[[ Provided data open ]]

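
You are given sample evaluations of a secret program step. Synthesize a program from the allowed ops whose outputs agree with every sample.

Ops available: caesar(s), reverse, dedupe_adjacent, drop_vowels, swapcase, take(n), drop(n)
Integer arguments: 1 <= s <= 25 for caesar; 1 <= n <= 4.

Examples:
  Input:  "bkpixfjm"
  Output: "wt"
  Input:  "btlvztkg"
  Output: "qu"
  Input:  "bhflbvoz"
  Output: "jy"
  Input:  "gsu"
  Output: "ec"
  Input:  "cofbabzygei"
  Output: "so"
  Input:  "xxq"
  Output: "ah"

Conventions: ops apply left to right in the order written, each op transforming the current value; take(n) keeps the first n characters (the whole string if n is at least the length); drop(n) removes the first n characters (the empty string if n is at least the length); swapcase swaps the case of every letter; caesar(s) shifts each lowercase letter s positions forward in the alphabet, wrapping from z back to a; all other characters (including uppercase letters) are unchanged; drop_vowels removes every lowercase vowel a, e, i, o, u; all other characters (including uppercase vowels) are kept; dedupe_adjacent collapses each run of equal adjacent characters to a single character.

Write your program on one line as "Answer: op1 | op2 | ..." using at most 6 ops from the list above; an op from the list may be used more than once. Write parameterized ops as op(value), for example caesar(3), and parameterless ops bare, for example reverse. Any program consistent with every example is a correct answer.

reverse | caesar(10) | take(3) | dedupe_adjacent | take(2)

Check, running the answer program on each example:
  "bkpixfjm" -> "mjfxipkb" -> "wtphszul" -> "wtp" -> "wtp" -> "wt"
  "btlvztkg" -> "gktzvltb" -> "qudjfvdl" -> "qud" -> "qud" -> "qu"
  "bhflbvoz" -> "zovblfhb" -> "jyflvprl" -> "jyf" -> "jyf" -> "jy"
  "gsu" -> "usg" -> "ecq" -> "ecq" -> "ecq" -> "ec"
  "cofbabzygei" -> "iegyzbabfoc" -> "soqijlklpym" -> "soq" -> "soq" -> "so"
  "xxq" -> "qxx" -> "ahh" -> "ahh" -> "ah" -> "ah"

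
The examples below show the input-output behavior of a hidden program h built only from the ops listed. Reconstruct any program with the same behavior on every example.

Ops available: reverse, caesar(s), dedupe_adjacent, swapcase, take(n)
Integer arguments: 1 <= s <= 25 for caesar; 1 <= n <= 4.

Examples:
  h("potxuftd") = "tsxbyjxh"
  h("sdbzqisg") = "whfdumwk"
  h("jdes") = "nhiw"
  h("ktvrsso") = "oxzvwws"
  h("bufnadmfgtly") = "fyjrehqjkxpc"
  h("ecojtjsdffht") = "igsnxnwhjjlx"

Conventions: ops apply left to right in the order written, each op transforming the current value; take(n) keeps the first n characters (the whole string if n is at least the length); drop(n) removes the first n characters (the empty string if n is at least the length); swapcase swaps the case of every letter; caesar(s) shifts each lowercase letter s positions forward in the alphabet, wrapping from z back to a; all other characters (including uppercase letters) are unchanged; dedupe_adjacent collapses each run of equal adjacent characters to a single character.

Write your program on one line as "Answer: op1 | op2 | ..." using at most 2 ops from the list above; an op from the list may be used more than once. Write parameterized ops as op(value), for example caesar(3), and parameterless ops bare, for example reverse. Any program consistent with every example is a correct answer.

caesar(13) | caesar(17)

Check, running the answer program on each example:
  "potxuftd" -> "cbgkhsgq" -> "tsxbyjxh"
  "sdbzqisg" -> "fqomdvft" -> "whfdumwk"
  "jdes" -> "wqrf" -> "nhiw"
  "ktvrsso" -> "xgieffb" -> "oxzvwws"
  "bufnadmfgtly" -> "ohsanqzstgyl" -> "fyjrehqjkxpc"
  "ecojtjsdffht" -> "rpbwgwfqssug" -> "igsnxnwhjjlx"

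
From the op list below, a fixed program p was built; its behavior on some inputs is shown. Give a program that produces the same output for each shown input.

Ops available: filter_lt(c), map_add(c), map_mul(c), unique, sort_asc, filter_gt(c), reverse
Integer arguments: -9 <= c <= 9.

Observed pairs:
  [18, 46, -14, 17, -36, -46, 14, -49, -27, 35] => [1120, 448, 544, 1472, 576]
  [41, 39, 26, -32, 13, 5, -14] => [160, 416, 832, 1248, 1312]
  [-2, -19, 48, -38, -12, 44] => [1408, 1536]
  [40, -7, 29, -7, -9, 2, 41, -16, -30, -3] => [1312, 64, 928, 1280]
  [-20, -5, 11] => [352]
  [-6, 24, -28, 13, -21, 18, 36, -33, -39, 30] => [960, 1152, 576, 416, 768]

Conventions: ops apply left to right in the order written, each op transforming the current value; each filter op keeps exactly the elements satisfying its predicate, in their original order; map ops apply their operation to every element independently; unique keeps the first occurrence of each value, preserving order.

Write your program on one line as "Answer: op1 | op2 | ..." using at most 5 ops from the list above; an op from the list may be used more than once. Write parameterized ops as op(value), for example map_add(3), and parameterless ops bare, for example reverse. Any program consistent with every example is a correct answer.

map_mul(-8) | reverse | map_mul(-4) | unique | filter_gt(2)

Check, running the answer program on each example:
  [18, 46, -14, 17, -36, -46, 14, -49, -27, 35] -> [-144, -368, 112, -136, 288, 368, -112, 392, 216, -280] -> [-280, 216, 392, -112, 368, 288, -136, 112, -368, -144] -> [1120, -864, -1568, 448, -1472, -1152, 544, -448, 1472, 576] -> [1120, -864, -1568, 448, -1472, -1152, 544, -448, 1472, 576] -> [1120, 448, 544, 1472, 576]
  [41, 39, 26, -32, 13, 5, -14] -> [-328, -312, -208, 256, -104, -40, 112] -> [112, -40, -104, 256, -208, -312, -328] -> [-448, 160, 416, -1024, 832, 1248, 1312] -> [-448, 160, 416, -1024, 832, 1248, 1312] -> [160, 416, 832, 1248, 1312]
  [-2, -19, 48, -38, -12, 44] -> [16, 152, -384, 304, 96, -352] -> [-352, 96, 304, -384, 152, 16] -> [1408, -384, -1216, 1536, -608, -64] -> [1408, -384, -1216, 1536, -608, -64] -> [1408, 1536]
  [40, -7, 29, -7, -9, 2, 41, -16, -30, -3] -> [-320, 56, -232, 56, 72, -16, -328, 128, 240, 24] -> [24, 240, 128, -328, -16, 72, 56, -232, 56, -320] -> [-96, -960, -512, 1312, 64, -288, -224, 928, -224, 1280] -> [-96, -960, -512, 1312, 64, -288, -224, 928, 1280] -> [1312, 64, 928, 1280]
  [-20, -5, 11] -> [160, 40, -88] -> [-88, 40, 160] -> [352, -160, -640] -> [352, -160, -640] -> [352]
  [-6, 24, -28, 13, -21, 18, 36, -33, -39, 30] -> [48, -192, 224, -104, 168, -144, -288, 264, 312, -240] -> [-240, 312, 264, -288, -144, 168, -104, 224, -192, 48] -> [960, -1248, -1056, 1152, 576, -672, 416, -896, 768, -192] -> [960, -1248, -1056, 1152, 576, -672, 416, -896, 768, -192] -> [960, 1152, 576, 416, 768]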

[[ Provided data closed ]]

Write out every line of the data again, exactly as it reads.

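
You are given sample evaluations of a secret program step. Synthesize a program from the allowed ops whose outputs agree with every sample.

Ops available: caesar(s), reverse, dedupe_adjacent, drop_vowels, swapcase, take(n), drop(n)
Integer arguments: 1 <= s <= 25 for caesar; 1 <= n <= 4.

Examples:
  Input:  "bkpixfjm"
  Output: "wt"
  Input:  "btlvztkg"
  Output: "qu"
  Input:  "bhflbvoz"
  Output: "jy"
  Input:  "gsu"
  Output: "ec"
  Input:  "cofbabzygei"
  Output: "so"
  Input:  "xxq"
  Output: "ah"

Conventions: ops apply left to right in the order written, each op transforming the current value; take(n) keeps the first n characters (the whole string if n is at least the length); drop(n) removes the first n characters (the empty string if n is at least the length); swapcase swaps the case of every letter; caesar(s) shifts each lowercase letter s positions forward in the alphabet, wrapping from z back to a; all other characters (including uppercase letters) are unchanged; drop_vowels removes every lowercase vowel a, e, i, o, u; all other characters (including uppercase vowels) are kept; dedupe_adjacent collapses each run of equal adjacent characters to a single character.

Write your program on one line as "Answer: op1 | op2 | ..." using at most 6 ops from the list above; an op from the list may be used more than once. Write parameterized ops as op(value), for example caesar(3), and parameterless ops bare, for example reverse. Any program consistent with every example is a correct answer.

reverse | caesar(10) | take(3) | dedupe_adjacent | take(2)

Check, running the answer program on each example:
  "bkpixfjm" -> "mjfxipkb" -> "wtphszul" -> "wtp" -> "wtp" -> "wt"
  "btlvztkg" -> "gktzvltb" -> "qudjfvdl" -> "qud" -> "qud" -> "qu"
  "bhflbvoz" -> "zovblfhb" -> "jyflvprl" -> "jyf" -> "jyf" -> "jy"
  "gsu" -> "usg" -> "ecq" -> "ecq" -> "ecq" -> "ec"
  "cofbabzygei" -> "iegyzbabfoc" -> "soqijlklpym" -> "soq" -> "soq" -> "so"
  "xxq" -> "qxx" -> "ahh" -> "ahh" -> "ah" -> "ah"

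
The examples below show the input-output behavior of a hidden program h built only from the ops listed. Reconstruct any program with the same behavior on every example.

Ops available: reverse, caesar(s), dedupe_adjacent, swapcase, take(n)
Integer arguments: 1 <= s <= 25 for caesar; 1 <= n <= 4.

Examples:
  h("potxuftd") = "tsxbyjxh"
  h("sdbzqisg") = "whfdumwk"
  h("jdes") = "nhiw"
  h("ktvrsso") = "oxzvwws"
  h("bufnadmfgtly") = "fyjrehqjkxpc"
  h("ecojtjsdffht") = "igsnxnwhjjlx"

Conventions: ops apply left to right in the order written, each op transforming the current value; take(n) keeps the first n characters (the whole string if n is at least the length); drop(n) removes the first n characters (the empty string if n is at least the length); swapcase swaps the case of every letter; caesar(s) shifts each lowercase letter s positions forward in the alphabet, wrapping from z back to a; all other characters (including uppercase letters) are unchanged; dedupe_adjacent collapses each run of equal adjacent characters to a single character.

Write your program on one line as "Answer: op1 | op2 | ..." using at most 2 ops from the list above; an op from the list may be used more than once. Write parameterized ops as op(value), for example caesar(3), and parameterless ops bare, for example reverse. Any program consistent with every example is a correct answer.

caesar(13) | caesar(17)

Check, running the answer program on each example:
  "potxuftd" -> "cbgkhsgq" -> "tsxbyjxh"
  "sdbzqisg" -> "fqomdvft" -> "whfdumwk"
  "jdes" -> "wqrf" -> "nhiw"
  "ktvrsso" -> "xgieffb" -> "oxzvwws"
  "bufnadmfgtly" -> "ohsanqzstgyl" -> "fyjrehqjkxpc"
  "ecojtjsdffht" -> "rpbwgwfqssug" -> "igsnxnwhjjlx"

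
From the op list below, a fixed program p was built; its behavior on some inputs is shown. Give a program that produces the same output for each shown input.

Ops available: filter_lt(c), map_add(c), map_mul(c), unique, sort_asc, filter_gt(c), reverse
Integer arguments: -9 <= c <= 9.

Observed pairs:
  [18, 46, -14, 17, -36, -46, 14, -49, -27, 35] => [1120, 448, 544, 1472, 576]
  [41, 39, 26, -32, 13, 5, -14] => [160, 416, 832, 1248, 1312]
  [-2, -19, 48, -38, -12, 44] => [1408, 1536]
  [40, -7, 29, -7, -9, 2, 41, -16, -30, -3] => [1312, 64, 928, 1280]
  [-20, -5, 11] => [352]
  [-6, 24, -28, 13, -21, 18, 36, -33, -39, 30] => [960, 1152, 576, 416, 768]

Conventions: ops apply left to right in the order written, each op transforming the current value; each filter op keeps exactly the elements satisfying its predicate, in their original order; map ops apply their operation to every element independently; unique keeps the first occurrence of each value, preserving order.

Write your program on one line as "Answer: op1 | op2 | ..." using at most 5 ops from the list above; an op from the list may be used more than once. Write parameterized ops as op(value), for example map_add(3), and parameterless ops bare, for example reverse. Any program consistent with every example is a correct answer.

map_mul(-8) | reverse | map_mul(-4) | unique | filter_gt(2)

Check, running the answer program on each example:
  [18, 46, -14, 17, -36, -46, 14, -49, -27, 35] -> [-144, -368, 112, -136, 288, 368, -112, 392, 216, -280] -> [-280, 216, 392, -112, 368, 288, -136, 112, -368, -144] -> [1120, -864, -1568, 448, -1472, -1152, 544, -448, 1472, 576] -> [1120, -864, -1568, 448, -1472, -1152, 544, -448, 1472, 576] -> [1120, 448, 544, 1472, 576]
  [41, 39, 26, -32, 13, 5, -14] -> [-328, -312, -208, 256, -104, -40, 112] -> [112, -40, -104, 256, -208, -312, -328] -> [-448, 160, 416, -1024, 832, 1248, 1312] -> [-448, 160, 416, -1024, 832, 1248, 1312] -> [160, 416, 832, 1248, 1312]
  [-2, -19, 48, -38, -12, 44] -> [16, 152, -384, 304, 96, -352] -> [-352, 96, 304, -384, 152, 16] -> [1408, -384, -1216, 1536, -608, -64] -> [1408, -384, -1216, 1536, -608, -64] -> [1408, 1536]
  [40, -7, 29, -7, -9, 2, 41, -16, -30, -3] -> [-320, 56, -232, 56, 72, -16, -328, 128, 240, 24] -> [24, 240, 128, -328, -16, 72, 56, -232, 56, -320] -> [-96, -960, -512, 1312, 64, -288, -224, 928, -224, 1280] -> [-96, -960, -512, 1312, 64, -288, -224, 928, 1280] -> [1312, 64, 928, 1280]
  [-20, -5, 11] -> [160, 40, -88] -> [-88, 40, 160] -> [352, -160, -640] -> [352, -160, -640] -> [352]
  [-6, 24, -28, 13, -21, 18, 36, -33, -39, 30] -> [48, -192, 224, -104, 168, -144, -288, 264, 312, -240] -> [-240, 312, 264, -288, -144, 168, -104, 224, -192, 48] -> [960, -1248, -1056, 1152, 576, -672, 416, -896, 768, -192] -> [960, -1248, -1056, 1152, 576, -672, 416, -896, 768, -192] -> [960, 1152, 576, 416, 768]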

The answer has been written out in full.